Single out the lines of the material that contain "threshold" and copy them.
Record excerpts Block Start
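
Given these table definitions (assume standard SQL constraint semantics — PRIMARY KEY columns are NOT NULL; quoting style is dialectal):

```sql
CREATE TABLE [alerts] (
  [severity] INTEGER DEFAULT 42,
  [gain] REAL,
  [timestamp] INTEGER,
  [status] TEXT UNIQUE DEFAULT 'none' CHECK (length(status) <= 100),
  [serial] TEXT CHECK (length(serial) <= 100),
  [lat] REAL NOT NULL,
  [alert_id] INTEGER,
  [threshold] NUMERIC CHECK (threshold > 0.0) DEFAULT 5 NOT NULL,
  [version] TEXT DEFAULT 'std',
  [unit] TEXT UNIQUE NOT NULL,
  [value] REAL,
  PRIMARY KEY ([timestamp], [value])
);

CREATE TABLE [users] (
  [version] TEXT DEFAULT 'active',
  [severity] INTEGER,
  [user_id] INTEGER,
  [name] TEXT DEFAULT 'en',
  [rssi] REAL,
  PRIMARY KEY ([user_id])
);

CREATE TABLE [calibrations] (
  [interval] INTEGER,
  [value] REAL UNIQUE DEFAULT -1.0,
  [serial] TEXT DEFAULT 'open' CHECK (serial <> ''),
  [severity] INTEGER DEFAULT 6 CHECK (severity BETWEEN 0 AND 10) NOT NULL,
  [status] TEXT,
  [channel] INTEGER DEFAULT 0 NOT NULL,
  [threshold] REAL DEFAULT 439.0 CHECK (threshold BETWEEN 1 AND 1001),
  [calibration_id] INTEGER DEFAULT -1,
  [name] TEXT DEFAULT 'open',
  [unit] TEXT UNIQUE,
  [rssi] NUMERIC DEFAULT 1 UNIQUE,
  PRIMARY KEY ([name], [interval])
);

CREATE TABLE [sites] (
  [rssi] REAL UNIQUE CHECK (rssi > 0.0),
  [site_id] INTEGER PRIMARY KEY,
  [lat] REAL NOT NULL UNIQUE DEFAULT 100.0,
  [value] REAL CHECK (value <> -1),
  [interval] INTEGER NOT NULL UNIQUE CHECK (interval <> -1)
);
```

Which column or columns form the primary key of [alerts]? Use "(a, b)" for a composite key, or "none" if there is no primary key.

(timestamp, value)

A table-level PRIMARY KEY clause names 2 columns: timestamp, value.
This is a composite key — the combination is unique, not each column individually.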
Record excerpts Block End
▶ Answer box:
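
  [threshold] NUMERIC CHECK (threshold > 0.0) DEFAULT 5 NOT NULL,
  [threshold] REAL DEFAULT 439.0 CHECK (threshold BETWEEN 1 AND 1001),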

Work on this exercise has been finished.